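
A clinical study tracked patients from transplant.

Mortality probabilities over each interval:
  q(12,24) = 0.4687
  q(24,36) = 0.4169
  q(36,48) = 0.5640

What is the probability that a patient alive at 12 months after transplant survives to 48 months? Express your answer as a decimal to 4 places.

0.1351

The overall survival probability is (1 − 0.4687) × (1 − 0.4169) × (1 − 0.5640).
= 0.5313 × 0.5831 × 0.4360 = 0.135073.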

━━━━━━

__Task details__:
Produce a faithful copy of all the material above.

__Your response__:
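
A clinical study tracked patients from transplant.

Mortality probabilities over each interval:
  q(12,24) = 0.4687
  q(24,36) = 0.4169
  q(36,48) = 0.5640

What is the probability that a patient alive at 12 months after transplant survives to 48 months? Express your answer as a decimal to 4 places.

0.1351

The overall survival probability is (1 − 0.4687) × (1 − 0.4169) × (1 − 0.5640).
= 0.5313 × 0.5831 × 0.4360 = 0.135073.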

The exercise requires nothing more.